◆ Task objective
Every line holding the word "What" should be copied from the material.
Top of Materials provided
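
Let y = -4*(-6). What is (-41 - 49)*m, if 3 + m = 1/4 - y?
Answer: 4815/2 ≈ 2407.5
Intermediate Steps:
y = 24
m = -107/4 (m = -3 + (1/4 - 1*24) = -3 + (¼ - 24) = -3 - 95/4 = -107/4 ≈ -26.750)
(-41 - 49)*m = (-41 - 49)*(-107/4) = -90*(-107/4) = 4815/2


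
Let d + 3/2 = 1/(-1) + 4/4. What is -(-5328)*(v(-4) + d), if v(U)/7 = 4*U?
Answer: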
Bottom of Materials provided
Top of Materials provided
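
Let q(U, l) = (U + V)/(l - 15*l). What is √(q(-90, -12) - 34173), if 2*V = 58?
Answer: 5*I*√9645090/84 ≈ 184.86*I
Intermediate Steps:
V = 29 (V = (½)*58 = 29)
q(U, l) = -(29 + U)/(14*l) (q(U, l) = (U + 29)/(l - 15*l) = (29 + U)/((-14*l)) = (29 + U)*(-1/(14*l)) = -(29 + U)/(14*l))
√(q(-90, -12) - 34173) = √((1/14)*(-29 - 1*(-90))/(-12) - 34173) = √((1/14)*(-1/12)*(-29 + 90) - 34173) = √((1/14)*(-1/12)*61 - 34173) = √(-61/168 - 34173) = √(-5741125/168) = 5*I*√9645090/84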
Bottom of Materials provided
◆ Written response
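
Let y = -4*(-6). What is (-41 - 49)*m, if 3 + m = 1/4 - y?
Let d + 3/2 = 1/(-1) + 4/4. What is -(-5328)*(v(-4) + d), if v(U)/7 = 4*U?
Let q(U, l) = (U + V)/(l - 15*l). What is √(q(-90, -12) - 34173), if 2*V = 58?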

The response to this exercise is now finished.